How to complete this task
Copy out exactly the lines from the start of the data to the line containing "j: r5c5 = 2". Include both.

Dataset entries

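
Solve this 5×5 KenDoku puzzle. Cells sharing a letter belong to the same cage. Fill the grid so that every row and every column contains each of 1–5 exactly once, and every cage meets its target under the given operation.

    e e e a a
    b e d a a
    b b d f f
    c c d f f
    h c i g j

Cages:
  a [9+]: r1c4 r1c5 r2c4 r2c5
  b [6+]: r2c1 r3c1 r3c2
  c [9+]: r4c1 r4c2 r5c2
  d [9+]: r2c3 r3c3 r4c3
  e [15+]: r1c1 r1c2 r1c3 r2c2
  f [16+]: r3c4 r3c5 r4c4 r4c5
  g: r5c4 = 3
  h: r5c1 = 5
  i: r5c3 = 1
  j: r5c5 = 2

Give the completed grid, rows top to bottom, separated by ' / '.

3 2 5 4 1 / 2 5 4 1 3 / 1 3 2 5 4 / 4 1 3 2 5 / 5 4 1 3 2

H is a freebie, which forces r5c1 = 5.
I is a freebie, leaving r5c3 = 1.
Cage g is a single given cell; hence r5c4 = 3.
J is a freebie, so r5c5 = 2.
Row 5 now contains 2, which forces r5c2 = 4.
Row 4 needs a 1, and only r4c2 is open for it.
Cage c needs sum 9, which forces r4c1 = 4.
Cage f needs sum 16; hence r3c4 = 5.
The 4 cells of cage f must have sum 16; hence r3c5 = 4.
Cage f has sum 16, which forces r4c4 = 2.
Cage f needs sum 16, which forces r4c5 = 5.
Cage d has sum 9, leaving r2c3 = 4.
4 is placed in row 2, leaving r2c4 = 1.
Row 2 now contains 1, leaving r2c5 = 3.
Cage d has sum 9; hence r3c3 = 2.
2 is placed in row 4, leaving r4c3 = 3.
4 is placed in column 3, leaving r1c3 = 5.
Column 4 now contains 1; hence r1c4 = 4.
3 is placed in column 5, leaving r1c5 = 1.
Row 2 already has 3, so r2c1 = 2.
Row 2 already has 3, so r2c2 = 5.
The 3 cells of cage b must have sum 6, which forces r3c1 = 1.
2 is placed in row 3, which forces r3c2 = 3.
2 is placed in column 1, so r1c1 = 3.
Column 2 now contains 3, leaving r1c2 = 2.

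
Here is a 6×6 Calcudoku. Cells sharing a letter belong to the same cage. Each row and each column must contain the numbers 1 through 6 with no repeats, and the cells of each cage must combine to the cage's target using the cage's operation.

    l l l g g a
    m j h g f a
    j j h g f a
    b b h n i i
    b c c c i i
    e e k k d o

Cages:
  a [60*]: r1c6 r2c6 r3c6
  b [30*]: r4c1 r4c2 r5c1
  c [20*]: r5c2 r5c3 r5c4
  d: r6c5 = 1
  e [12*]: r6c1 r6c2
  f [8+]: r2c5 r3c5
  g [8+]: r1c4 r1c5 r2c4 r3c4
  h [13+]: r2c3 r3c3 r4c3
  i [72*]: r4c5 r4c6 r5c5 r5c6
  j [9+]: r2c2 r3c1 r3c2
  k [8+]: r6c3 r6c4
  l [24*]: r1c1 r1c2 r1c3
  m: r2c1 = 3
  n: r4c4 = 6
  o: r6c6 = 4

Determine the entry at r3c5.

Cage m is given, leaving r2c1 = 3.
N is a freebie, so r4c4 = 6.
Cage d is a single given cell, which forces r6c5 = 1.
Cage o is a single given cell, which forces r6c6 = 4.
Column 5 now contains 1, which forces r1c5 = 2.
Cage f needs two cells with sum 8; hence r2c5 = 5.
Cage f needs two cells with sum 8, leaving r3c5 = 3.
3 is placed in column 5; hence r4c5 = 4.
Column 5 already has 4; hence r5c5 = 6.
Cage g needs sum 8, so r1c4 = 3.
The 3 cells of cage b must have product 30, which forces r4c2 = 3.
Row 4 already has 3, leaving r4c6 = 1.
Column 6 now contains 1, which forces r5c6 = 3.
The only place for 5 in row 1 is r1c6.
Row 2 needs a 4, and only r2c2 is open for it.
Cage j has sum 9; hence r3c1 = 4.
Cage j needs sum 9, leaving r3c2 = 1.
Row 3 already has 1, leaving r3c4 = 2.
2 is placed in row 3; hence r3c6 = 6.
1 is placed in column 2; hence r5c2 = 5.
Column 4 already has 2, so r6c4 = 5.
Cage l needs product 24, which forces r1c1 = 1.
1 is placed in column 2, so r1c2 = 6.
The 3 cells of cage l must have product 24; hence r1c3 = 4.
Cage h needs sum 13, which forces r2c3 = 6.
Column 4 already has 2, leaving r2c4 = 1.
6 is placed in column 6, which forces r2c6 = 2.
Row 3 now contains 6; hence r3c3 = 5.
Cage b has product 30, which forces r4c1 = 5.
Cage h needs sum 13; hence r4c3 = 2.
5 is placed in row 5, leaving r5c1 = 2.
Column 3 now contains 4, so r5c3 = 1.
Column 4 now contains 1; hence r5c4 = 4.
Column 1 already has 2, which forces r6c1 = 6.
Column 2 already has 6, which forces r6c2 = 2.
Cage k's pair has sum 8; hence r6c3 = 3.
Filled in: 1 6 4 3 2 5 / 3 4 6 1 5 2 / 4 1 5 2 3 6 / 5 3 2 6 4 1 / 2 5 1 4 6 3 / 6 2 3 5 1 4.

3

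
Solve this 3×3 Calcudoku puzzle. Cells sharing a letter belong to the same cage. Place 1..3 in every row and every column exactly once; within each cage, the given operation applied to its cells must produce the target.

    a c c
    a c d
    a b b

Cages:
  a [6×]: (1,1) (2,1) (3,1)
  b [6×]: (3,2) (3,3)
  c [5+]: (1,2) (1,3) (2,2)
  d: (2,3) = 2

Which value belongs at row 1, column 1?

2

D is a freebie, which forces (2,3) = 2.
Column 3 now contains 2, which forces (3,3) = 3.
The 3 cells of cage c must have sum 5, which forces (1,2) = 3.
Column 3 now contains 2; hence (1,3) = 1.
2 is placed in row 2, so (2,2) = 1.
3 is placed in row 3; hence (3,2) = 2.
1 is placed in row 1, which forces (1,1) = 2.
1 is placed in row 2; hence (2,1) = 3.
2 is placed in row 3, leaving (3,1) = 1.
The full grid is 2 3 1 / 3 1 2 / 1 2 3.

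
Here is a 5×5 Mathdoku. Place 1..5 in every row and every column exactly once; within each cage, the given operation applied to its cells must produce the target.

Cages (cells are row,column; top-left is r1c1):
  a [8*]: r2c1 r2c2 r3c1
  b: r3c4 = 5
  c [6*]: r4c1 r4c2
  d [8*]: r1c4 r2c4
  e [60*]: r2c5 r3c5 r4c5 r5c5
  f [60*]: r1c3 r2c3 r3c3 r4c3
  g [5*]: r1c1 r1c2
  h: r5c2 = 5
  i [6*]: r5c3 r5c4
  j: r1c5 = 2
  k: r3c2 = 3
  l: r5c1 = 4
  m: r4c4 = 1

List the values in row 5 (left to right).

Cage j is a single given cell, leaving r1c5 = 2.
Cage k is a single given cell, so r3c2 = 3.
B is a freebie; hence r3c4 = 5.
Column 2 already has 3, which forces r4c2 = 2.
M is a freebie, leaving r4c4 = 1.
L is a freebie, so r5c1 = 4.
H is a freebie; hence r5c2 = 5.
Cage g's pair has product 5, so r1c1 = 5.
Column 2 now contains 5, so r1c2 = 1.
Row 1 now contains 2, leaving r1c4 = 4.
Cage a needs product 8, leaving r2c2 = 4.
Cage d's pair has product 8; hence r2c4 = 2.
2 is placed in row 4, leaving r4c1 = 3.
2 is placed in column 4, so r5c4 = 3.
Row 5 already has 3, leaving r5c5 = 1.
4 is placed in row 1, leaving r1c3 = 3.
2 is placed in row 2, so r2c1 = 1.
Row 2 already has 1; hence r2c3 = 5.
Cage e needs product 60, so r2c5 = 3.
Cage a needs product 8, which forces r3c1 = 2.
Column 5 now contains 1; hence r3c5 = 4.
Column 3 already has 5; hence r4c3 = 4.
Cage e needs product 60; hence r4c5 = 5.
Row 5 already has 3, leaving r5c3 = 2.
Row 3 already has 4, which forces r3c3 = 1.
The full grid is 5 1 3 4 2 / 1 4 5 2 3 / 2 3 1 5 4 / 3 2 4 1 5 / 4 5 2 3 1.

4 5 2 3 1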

Reply
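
Solve this 5×5 KenDoku puzzle. Cells sharing a letter belong to the same cage. Fill the grid so that every row and every column contains each of 1–5 exactly once, and every cage meets its target under the given operation.

    e e e a a
    b e d a a
    b b d f f
    c c d f f
    h c i g j

Cages:
  a [9+]: r1c4 r1c5 r2c4 r2c5
  b [6+]: r2c1 r3c1 r3c2
  c [9+]: r4c1 r4c2 r5c2
  d [9+]: r2c3 r3c3 r4c3
  e [15+]: r1c1 r1c2 r1c3 r2c2
  f [16+]: r3c4 r3c5 r4c4 r4c5
  g: r5c4 = 3
  h: r5c1 = 5
  i: r5c3 = 1
  j: r5c5 = 2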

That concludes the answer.